- DATA FOR PROCESSING:

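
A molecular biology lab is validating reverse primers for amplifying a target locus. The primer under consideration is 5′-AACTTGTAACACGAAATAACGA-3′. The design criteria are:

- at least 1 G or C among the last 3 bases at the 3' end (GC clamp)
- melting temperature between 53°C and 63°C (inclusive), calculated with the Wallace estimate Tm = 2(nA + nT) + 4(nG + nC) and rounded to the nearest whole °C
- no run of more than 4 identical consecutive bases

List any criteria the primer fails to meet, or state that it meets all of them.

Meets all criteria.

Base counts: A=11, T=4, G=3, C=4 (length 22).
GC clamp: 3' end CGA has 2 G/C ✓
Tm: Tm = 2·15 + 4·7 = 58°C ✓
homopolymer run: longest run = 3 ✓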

--

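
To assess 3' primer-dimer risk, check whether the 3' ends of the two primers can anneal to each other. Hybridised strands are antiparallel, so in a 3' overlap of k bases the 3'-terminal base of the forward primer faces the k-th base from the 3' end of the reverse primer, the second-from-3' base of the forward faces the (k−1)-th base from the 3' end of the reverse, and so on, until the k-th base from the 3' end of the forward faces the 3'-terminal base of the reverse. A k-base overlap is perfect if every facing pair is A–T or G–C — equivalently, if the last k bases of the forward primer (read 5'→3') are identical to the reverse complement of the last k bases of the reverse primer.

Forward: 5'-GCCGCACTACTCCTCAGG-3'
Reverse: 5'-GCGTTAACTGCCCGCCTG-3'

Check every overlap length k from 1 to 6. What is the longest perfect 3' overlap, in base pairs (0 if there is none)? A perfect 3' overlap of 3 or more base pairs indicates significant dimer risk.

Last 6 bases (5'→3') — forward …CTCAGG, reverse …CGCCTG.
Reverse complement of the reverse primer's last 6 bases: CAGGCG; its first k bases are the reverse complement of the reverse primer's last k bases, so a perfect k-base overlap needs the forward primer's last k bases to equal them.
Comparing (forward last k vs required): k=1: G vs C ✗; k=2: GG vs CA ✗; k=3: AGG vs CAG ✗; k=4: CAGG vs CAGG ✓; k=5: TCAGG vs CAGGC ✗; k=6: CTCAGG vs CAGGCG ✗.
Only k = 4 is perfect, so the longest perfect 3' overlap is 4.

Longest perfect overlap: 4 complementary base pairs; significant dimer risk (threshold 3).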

...

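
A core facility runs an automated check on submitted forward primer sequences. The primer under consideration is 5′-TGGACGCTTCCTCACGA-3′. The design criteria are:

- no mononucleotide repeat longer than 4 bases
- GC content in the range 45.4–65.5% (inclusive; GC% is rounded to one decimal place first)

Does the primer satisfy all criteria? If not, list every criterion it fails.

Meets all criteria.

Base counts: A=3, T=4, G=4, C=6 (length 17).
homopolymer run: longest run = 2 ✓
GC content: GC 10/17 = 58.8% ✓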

- YOUR ASSIGNMENT: Report each line of the data in which "design" occurs.

- SOLUTION FOR THIS TASK:
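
A molecular biology lab is validating reverse primers for amplifying a target locus. The primer under consideration is 5′-AACTTGTAACACGAAATAACGA-3′. The design criteria are:
A core facility runs an automated check on submitted forward primer sequences. The primer under consideration is 5′-TGGACGCTTCCTCACGA-3′. The design criteria are: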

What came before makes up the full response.